### EXERCISE BRIEF
Restate word for word the lines beginning with the one that contains "2a+2b+2c = 0" and ending at the bottom of the records below, both included.

### RECORD EXTRACTS
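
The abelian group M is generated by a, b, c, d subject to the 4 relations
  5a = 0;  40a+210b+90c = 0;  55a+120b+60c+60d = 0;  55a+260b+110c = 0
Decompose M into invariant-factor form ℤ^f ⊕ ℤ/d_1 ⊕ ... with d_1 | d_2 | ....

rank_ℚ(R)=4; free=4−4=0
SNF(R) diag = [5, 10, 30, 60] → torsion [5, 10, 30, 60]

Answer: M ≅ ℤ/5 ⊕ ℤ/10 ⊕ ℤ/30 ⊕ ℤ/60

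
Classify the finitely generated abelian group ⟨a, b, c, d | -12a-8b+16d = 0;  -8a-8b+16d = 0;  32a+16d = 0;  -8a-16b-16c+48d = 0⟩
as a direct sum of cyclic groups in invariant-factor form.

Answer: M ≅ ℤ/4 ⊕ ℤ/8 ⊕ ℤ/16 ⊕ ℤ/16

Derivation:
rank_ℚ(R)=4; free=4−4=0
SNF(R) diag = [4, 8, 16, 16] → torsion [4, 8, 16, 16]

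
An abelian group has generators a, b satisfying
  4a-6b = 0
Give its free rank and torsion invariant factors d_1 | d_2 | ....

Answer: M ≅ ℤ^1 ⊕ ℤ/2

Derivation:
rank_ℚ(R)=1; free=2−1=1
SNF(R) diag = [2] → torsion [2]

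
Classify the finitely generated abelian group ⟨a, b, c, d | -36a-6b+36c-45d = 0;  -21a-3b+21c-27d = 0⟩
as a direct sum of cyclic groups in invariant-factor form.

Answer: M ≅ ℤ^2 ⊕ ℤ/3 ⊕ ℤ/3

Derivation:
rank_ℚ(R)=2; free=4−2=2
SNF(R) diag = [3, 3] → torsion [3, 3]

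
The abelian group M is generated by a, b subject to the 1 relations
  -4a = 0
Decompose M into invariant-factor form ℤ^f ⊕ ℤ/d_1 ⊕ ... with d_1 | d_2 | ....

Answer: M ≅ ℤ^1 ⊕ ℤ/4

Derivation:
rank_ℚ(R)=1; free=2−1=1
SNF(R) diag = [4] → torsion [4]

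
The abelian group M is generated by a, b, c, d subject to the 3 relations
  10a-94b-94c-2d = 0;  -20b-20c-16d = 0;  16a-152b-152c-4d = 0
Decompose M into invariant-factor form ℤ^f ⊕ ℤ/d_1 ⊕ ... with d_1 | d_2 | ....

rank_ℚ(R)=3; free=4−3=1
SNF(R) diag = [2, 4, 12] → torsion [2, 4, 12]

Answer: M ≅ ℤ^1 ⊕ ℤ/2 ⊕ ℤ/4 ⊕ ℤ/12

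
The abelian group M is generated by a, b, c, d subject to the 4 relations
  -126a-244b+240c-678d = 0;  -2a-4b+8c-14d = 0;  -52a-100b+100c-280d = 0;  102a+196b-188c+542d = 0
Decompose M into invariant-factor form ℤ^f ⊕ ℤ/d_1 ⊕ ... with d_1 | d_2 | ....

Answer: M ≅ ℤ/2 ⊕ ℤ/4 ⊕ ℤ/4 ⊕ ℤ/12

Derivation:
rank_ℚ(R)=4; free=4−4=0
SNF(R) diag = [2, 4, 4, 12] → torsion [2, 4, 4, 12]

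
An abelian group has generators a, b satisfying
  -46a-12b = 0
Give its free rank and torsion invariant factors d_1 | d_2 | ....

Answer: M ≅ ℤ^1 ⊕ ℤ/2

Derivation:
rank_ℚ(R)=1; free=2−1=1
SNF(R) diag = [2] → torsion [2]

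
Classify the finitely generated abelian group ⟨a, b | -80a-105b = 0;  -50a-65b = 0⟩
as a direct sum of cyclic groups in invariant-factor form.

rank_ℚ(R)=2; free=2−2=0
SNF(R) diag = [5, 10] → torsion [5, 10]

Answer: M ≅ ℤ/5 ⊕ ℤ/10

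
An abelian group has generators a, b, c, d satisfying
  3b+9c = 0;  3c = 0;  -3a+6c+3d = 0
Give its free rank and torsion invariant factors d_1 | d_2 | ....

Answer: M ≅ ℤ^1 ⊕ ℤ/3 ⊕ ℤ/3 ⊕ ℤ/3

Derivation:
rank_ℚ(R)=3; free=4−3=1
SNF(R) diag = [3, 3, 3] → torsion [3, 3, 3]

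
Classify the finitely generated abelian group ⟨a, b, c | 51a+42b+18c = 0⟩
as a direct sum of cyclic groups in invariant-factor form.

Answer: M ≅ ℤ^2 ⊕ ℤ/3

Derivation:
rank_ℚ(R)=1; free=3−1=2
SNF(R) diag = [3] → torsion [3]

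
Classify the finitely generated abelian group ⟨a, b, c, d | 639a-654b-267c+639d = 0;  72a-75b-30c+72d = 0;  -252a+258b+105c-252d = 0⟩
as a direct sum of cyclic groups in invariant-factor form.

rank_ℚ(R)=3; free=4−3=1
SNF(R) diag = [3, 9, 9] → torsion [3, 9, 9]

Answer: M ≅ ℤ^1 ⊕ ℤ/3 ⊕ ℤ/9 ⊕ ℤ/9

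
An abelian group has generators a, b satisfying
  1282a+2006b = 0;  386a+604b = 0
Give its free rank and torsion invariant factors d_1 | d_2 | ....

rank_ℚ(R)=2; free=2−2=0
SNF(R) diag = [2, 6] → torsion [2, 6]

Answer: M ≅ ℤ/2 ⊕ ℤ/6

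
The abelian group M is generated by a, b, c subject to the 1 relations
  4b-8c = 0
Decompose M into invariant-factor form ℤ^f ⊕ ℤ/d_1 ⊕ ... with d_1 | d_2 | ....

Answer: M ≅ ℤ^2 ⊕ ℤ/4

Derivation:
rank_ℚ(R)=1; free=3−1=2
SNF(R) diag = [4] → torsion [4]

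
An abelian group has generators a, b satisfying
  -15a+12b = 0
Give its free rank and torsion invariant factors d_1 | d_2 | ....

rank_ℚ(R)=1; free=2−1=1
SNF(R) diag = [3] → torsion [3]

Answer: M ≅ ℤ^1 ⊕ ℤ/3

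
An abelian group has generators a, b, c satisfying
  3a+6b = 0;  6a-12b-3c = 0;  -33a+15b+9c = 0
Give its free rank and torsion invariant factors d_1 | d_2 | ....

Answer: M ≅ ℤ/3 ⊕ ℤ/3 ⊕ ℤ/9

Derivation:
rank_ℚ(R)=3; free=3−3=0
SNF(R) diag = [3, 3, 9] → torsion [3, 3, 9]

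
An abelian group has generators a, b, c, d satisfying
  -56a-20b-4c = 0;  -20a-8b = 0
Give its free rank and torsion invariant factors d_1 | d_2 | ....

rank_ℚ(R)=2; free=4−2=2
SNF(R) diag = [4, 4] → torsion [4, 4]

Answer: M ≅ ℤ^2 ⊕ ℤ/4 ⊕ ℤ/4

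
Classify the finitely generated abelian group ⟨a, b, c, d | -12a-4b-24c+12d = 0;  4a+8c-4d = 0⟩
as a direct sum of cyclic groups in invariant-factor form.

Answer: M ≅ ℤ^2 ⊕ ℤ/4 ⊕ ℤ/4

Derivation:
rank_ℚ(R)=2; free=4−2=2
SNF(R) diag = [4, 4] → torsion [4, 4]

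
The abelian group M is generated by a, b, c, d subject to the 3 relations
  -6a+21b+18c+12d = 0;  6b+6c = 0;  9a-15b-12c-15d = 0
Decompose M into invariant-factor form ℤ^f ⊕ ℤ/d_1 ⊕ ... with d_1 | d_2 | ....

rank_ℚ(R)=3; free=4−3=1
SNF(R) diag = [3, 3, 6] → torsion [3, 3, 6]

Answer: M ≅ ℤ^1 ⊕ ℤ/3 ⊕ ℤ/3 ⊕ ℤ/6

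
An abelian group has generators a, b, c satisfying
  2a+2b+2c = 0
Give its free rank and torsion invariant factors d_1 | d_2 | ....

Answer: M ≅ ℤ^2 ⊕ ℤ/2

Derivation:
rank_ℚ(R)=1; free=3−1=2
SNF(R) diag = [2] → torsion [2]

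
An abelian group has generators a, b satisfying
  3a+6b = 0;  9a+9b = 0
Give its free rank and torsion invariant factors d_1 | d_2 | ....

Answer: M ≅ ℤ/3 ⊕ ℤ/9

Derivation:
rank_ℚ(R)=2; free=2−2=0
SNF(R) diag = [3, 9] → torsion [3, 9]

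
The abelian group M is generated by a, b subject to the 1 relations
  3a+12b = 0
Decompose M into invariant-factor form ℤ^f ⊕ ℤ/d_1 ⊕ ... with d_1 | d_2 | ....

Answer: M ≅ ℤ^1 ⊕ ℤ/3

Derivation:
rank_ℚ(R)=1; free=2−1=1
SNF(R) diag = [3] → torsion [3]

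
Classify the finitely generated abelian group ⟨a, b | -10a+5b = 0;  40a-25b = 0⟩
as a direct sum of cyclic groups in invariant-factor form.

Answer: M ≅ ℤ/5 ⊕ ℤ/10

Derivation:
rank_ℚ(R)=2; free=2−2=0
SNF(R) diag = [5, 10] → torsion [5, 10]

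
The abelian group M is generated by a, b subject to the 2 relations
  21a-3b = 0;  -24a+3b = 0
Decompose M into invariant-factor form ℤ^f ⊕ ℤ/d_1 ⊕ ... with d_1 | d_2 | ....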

### RESPONSE BOX
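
  2a+2b+2c = 0
Give its free rank and torsion invariant factors d_1 | d_2 | ....

Answer: M ≅ ℤ^2 ⊕ ℤ/2

Derivation:
rank_ℚ(R)=1; free=3−1=2
SNF(R) diag = [2] → torsion [2]

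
An abelian group has generators a, b satisfying
  3a+6b = 0;  9a+9b = 0
Give its free rank and torsion invariant factors d_1 | d_2 | ....

Answer: M ≅ ℤ/3 ⊕ ℤ/9

Derivation:
rank_ℚ(R)=2; free=2−2=0
SNF(R) diag = [3, 9] → torsion [3, 9]

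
The abelian group M is generated by a, b subject to the 1 relations
  3a+12b = 0
Decompose M into invariant-factor form ℤ^f ⊕ ℤ/d_1 ⊕ ... with d_1 | d_2 | ....

Answer: M ≅ ℤ^1 ⊕ ℤ/3

Derivation:
rank_ℚ(R)=1; free=2−1=1
SNF(R) diag = [3] → torsion [3]

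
Classify the finitely generated abelian group ⟨a, b | -10a+5b = 0;  40a-25b = 0⟩
as a direct sum of cyclic groups in invariant-factor form.

Answer: M ≅ ℤ/5 ⊕ ℤ/10

Derivation:
rank_ℚ(R)=2; free=2−2=0
SNF(R) diag = [5, 10] → torsion [5, 10]

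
The abelian group M is generated by a, b subject to the 2 relations
  21a-3b = 0;  -24a+3b = 0
Decompose M into invariant-factor form ℤ^f ⊕ ℤ/d_1 ⊕ ... with d_1 | d_2 | ....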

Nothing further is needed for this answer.